WHAT TO PRODUCE
Filter this data down to the lines that hold "iteration", and copy them.

MATERIAL TO PROCESS
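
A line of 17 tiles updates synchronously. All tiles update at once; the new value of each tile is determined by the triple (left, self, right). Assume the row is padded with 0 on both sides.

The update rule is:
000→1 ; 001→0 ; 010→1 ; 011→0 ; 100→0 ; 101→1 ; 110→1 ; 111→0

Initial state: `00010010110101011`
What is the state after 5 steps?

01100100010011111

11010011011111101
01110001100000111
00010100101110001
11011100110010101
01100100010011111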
--
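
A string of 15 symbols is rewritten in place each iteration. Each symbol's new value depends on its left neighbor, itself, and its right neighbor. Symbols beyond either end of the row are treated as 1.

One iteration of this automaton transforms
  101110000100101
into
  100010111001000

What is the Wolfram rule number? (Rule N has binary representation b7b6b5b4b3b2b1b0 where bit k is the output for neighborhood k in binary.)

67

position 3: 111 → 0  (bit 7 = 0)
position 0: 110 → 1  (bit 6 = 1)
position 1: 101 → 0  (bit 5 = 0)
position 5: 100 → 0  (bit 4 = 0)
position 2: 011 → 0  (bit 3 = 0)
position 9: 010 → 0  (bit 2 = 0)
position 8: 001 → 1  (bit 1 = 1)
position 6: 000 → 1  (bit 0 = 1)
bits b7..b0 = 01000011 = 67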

RESPONSE AREA
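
A string of 15 symbols is rewritten in place each iteration. Each symbol's new value depends on its left neighbor, itself, and its right neighbor. Symbols beyond either end of the row are treated as 1.
One iteration of this automaton transforms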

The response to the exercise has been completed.